DATASET EXTRACT Start Marker

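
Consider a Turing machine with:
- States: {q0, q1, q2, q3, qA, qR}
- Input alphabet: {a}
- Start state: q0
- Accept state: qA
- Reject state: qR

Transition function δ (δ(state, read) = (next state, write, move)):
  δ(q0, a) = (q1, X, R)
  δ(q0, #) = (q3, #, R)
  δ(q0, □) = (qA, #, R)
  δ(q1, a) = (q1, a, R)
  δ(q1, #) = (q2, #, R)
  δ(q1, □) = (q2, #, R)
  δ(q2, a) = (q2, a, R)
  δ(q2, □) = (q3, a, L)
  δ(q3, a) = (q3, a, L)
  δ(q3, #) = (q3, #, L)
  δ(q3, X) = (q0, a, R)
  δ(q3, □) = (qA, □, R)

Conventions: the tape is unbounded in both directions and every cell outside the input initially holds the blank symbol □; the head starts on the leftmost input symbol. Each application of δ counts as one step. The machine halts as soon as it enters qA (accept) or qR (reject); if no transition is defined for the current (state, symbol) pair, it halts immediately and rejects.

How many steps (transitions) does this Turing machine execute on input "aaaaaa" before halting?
Trace (configuration after each step, as tape_left[state]tape_right with head position):
Step 0: [q0]aaaaaa (head at position 0)
Step 1: X[q1]aaaaa (head 1)
Step 2: Xa[q1]aaaa (head 2)
Step 3: Xaa[q1]aaa (head 3)
Step 4: Xaaa[q1]aa (head 4)
Step 5: Xaaaa[q1]a (head 5)
Step 6: Xaaaaa[q1]□ (head 6)
Step 7: Xaaaaa#[q2]□ (head 7)
Step 8: Xaaaaa[q3]#a (head 6)
Step 9: Xaaaa[q3]a#a (head 5)
Step 10: Xaaa[q3]aa#a (head 4)
Step 11: Xaa[q3]aaa#a (head 3)
Step 12: Xa[q3]aaaa#a (head 2)
Step 13: X[q3]aaaaa#a (head 1)
Step 14: [q3]Xaaaaa#a (head 0)
Step 15: a[q0]aaaaa#a (head 1)
Step 16: aX[q1]aaaa#a (head 2)
Step 17: aXa[q1]aaa#a (head 3)
Step 18: aXaa[q1]aa#a (head 4)
Step 19: aXaaa[q1]a#a (head 5)
Step 20: aXaaaa[q1]#a (head 6)
Step 21: aXaaaa#[q2]a (head 7)
Step 22: aXaaaa#a[q2]□ (head 8)
Step 23: aXaaaa#[q3]aa (head 7)
Step 24: aXaaaa[q3]#aa (head 6)
Step 25: aXaaa[q3]a#aa (head 5)
Step 26: aXaa[q3]aa#aa (head 4)
Step 27: aXa[q3]aaa#aa (head 3)
Step 28: aX[q3]aaaa#aa (head 2)
Step 29: a[q3]Xaaaa#aa (head 1)
Step 30: aa[q0]aaaa#aa (head 2)
Step 31: aaX[q1]aaa#aa (head 3)
Step 32: aaXa[q1]aa#aa (head 4)
Step 33: aaXaa[q1]a#aa (head 5)
Step 34: aaXaaa[q1]#aa (head 6)
Step 35: aaXaaa#[q2]aa (head 7)
Step 36: aaXaaa#a[q2]a (head 8)
Step 37: aaXaaa#aa[q2]□ (head 9)
Step 38: aaXaaa#a[q3]aa (head 8)
Step 39: aaXaaa#[q3]aaa (head 7)
Step 40: aaXaaa[q3]#aaa (head 6)
Step 41: aaXaa[q3]a#aaa (head 5)
Step 42: aaXa[q3]aa#aaa (head 4)
Step 43: aaX[q3]aaa#aaa (head 3)
Step 44: aa[q3]Xaaa#aaa (head 2)
Step 45: aaa[q0]aaa#aaa (head 3)
Step 46: aaaX[q1]aa#aaa (head 4)
Step 47: aaaXa[q1]a#aaa (head 5)
Step 48: aaaXaa[q1]#aaa (head 6)
Step 49: aaaXaa#[q2]aaa (head 7)
Step 50: aaaXaa#a[q2]aa (head 8)
Step 51: aaaXaa#aa[q2]a (head 9)
Step 52: aaaXaa#aaa[q2]□ (head 10)
Step 53: aaaXaa#aa[q3]aa (head 9)
Step 54: aaaXaa#a[q3]aaa (head 8)
Step 55: aaaXaa#[q3]aaaa (head 7)
Step 56: aaaXaa[q3]#aaaa (head 6)
Step 57: aaaXa[q3]a#aaaa (head 5)
Step 58: aaaX[q3]aa#aaaa (head 4)
Step 59: aaa[q3]Xaa#aaaa (head 3)
Step 60: aaaa[q0]aa#aaaa (head 4)
Step 61: aaaaX[q1]a#aaaa (head 5)
Step 62: aaaaXa[q1]#aaaa (head 6)
Step 63: aaaaXa#[q2]aaaa (head 7)
Step 64: aaaaXa#a[q2]aaa (head 8)
Step 65: aaaaXa#aa[q2]aa (head 9)
Step 66: aaaaXa#aaa[q2]a (head 10)
Step 67: aaaaXa#aaaa[q2]□ (head 11)
Step 68: aaaaXa#aaa[q3]aa (head 10)
Step 69: aaaaXa#aa[q3]aaa (head 9)
Step 70: aaaaXa#a[q3]aaaa (head 8)
Step 71: aaaaXa#[q3]aaaaa (head 7)
Step 72: aaaaXa[q3]#aaaaa (head 6)
Step 73: aaaaX[q3]a#aaaaa (head 5)
Step 74: aaaa[q3]Xa#aaaaa (head 4)
Step 75: aaaaa[q0]a#aaaaa (head 5)
Step 76: aaaaaX[q1]#aaaaa (head 6)
Step 77: aaaaaX#[q2]aaaaa (head 7)
Step 78: aaaaaX#a[q2]aaaa (head 8)
Step 79: aaaaaX#aa[q2]aaa (head 9)
Step 80: aaaaaX#aaa[q2]aa (head 10)
Step 81: aaaaaX#aaaa[q2]a (head 11)
Step 82: aaaaaX#aaaaa[q2]□ (head 12)
Step 83: aaaaaX#aaaa[q3]aa (head 11)
Step 84: aaaaaX#aaa[q3]aaa (head 10)
Step 85: aaaaaX#aa[q3]aaaa (head 9)
Step 86: aaaaaX#a[q3]aaaaa (head 8)
Step 87: aaaaaX#[q3]aaaaaa (head 7)
Step 88: aaaaaX[q3]#aaaaaa (head 6)
Step 89: aaaaa[q3]X#aaaaaa (head 5)
Step 90: aaaaaa[q0]#aaaaaa (head 6)
Step 91: aaaaaa#[q3]aaaaaa (head 7)
Step 92: aaaaaa[q3]#aaaaaa (head 6)
Step 93: aaaaa[q3]a#aaaaaa (head 5)
Step 94: aaaa[q3]aa#aaaaaa (head 4)
Step 95: aaa[q3]aaa#aaaaaa (head 3)
Step 96: aa[q3]aaaa#aaaaaa (head 2)
Step 97: a[q3]aaaaa#aaaaaa (head 1)
Step 98: [q3]aaaaaa#aaaaaa (head 0)
Step 99: [q3]□aaaaaa#aaaaaa (head -1)
Step 100: □[qA]aaaaaa#aaaaaa (head 0)
The machine is in qA, so it halts and accepts.
Number of transitions executed: 100.

Final answer: 100 steps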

DATASET EXTRACT End Marker

Give every entry once more, exactly as it reads.

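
Consider a Turing machine with:
- States: {q0, q1, q2, q3, qA, qR}
- Input alphabet: {a}
- Start state: q0
- Accept state: qA
- Reject state: qR

Transition function δ (δ(state, read) = (next state, write, move)):
  δ(q0, a) = (q1, X, R)
  δ(q0, #) = (q3, #, R)
  δ(q0, □) = (qA, #, R)
  δ(q1, a) = (q1, a, R)
  δ(q1, #) = (q2, #, R)
  δ(q1, □) = (q2, #, R)
  δ(q2, a) = (q2, a, R)
  δ(q2, □) = (q3, a, L)
  δ(q3, a) = (q3, a, L)
  δ(q3, #) = (q3, #, L)
  δ(q3, X) = (q0, a, R)
  δ(q3, □) = (qA, □, R)

Conventions: the tape is unbounded in both directions and every cell outside the input initially holds the blank symbol □; the head starts on the leftmost input symbol. Each application of δ counts as one step. The machine halts as soon as it enters qA (accept) or qR (reject); if no transition is defined for the current (state, symbol) pair, it halts immediately and rejects.

How many steps (transitions) does this Turing machine execute on input "aaaaaa" before halting?
Trace (configuration after each step, as tape_left[state]tape_right with head position):
Step 0: [q0]aaaaaa (head at position 0)
Step 1: X[q1]aaaaa (head 1)
Step 2: Xa[q1]aaaa (head 2)
Step 3: Xaa[q1]aaa (head 3)
Step 4: Xaaa[q1]aa (head 4)
Step 5: Xaaaa[q1]a (head 5)
Step 6: Xaaaaa[q1]□ (head 6)
Step 7: Xaaaaa#[q2]□ (head 7)
Step 8: Xaaaaa[q3]#a (head 6)
Step 9: Xaaaa[q3]a#a (head 5)
Step 10: Xaaa[q3]aa#a (head 4)
Step 11: Xaa[q3]aaa#a (head 3)
Step 12: Xa[q3]aaaa#a (head 2)
Step 13: X[q3]aaaaa#a (head 1)
Step 14: [q3]Xaaaaa#a (head 0)
Step 15: a[q0]aaaaa#a (head 1)
Step 16: aX[q1]aaaa#a (head 2)
Step 17: aXa[q1]aaa#a (head 3)
Step 18: aXaa[q1]aa#a (head 4)
Step 19: aXaaa[q1]a#a (head 5)
Step 20: aXaaaa[q1]#a (head 6)
Step 21: aXaaaa#[q2]a (head 7)
Step 22: aXaaaa#a[q2]□ (head 8)
Step 23: aXaaaa#[q3]aa (head 7)
Step 24: aXaaaa[q3]#aa (head 6)
Step 25: aXaaa[q3]a#aa (head 5)
Step 26: aXaa[q3]aa#aa (head 4)
Step 27: aXa[q3]aaa#aa (head 3)
Step 28: aX[q3]aaaa#aa (head 2)
Step 29: a[q3]Xaaaa#aa (head 1)
Step 30: aa[q0]aaaa#aa (head 2)
Step 31: aaX[q1]aaa#aa (head 3)
Step 32: aaXa[q1]aa#aa (head 4)
Step 33: aaXaa[q1]a#aa (head 5)
Step 34: aaXaaa[q1]#aa (head 6)
Step 35: aaXaaa#[q2]aa (head 7)
Step 36: aaXaaa#a[q2]a (head 8)
Step 37: aaXaaa#aa[q2]□ (head 9)
Step 38: aaXaaa#a[q3]aa (head 8)
Step 39: aaXaaa#[q3]aaa (head 7)
Step 40: aaXaaa[q3]#aaa (head 6)
Step 41: aaXaa[q3]a#aaa (head 5)
Step 42: aaXa[q3]aa#aaa (head 4)
Step 43: aaX[q3]aaa#aaa (head 3)
Step 44: aa[q3]Xaaa#aaa (head 2)
Step 45: aaa[q0]aaa#aaa (head 3)
Step 46: aaaX[q1]aa#aaa (head 4)
Step 47: aaaXa[q1]a#aaa (head 5)
Step 48: aaaXaa[q1]#aaa (head 6)
Step 49: aaaXaa#[q2]aaa (head 7)
Step 50: aaaXaa#a[q2]aa (head 8)
Step 51: aaaXaa#aa[q2]a (head 9)
Step 52: aaaXaa#aaa[q2]□ (head 10)
Step 53: aaaXaa#aa[q3]aa (head 9)
Step 54: aaaXaa#a[q3]aaa (head 8)
Step 55: aaaXaa#[q3]aaaa (head 7)
Step 56: aaaXaa[q3]#aaaa (head 6)
Step 57: aaaXa[q3]a#aaaa (head 5)
Step 58: aaaX[q3]aa#aaaa (head 4)
Step 59: aaa[q3]Xaa#aaaa (head 3)
Step 60: aaaa[q0]aa#aaaa (head 4)
Step 61: aaaaX[q1]a#aaaa (head 5)
Step 62: aaaaXa[q1]#aaaa (head 6)
Step 63: aaaaXa#[q2]aaaa (head 7)
Step 64: aaaaXa#a[q2]aaa (head 8)
Step 65: aaaaXa#aa[q2]aa (head 9)
Step 66: aaaaXa#aaa[q2]a (head 10)
Step 67: aaaaXa#aaaa[q2]□ (head 11)
Step 68: aaaaXa#aaa[q3]aa (head 10)
Step 69: aaaaXa#aa[q3]aaa (head 9)
Step 70: aaaaXa#a[q3]aaaa (head 8)
Step 71: aaaaXa#[q3]aaaaa (head 7)
Step 72: aaaaXa[q3]#aaaaa (head 6)
Step 73: aaaaX[q3]a#aaaaa (head 5)
Step 74: aaaa[q3]Xa#aaaaa (head 4)
Step 75: aaaaa[q0]a#aaaaa (head 5)
Step 76: aaaaaX[q1]#aaaaa (head 6)
Step 77: aaaaaX#[q2]aaaaa (head 7)
Step 78: aaaaaX#a[q2]aaaa (head 8)
Step 79: aaaaaX#aa[q2]aaa (head 9)
Step 80: aaaaaX#aaa[q2]aa (head 10)
Step 81: aaaaaX#aaaa[q2]a (head 11)
Step 82: aaaaaX#aaaaa[q2]□ (head 12)
Step 83: aaaaaX#aaaa[q3]aa (head 11)
Step 84: aaaaaX#aaa[q3]aaa (head 10)
Step 85: aaaaaX#aa[q3]aaaa (head 9)
Step 86: aaaaaX#a[q3]aaaaa (head 8)
Step 87: aaaaaX#[q3]aaaaaa (head 7)
Step 88: aaaaaX[q3]#aaaaaa (head 6)
Step 89: aaaaa[q3]X#aaaaaa (head 5)
Step 90: aaaaaa[q0]#aaaaaa (head 6)
Step 91: aaaaaa#[q3]aaaaaa (head 7)
Step 92: aaaaaa[q3]#aaaaaa (head 6)
Step 93: aaaaa[q3]a#aaaaaa (head 5)
Step 94: aaaa[q3]aa#aaaaaa (head 4)
Step 95: aaa[q3]aaa#aaaaaa (head 3)
Step 96: aa[q3]aaaa#aaaaaa (head 2)
Step 97: a[q3]aaaaa#aaaaaa (head 1)
Step 98: [q3]aaaaaa#aaaaaa (head 0)
Step 99: [q3]□aaaaaa#aaaaaa (head -1)
Step 100: □[qA]aaaaaa#aaaaaa (head 0)
The machine is in qA, so it halts and accepts.
Number of transitions executed: 100.

Final answer: 100 steps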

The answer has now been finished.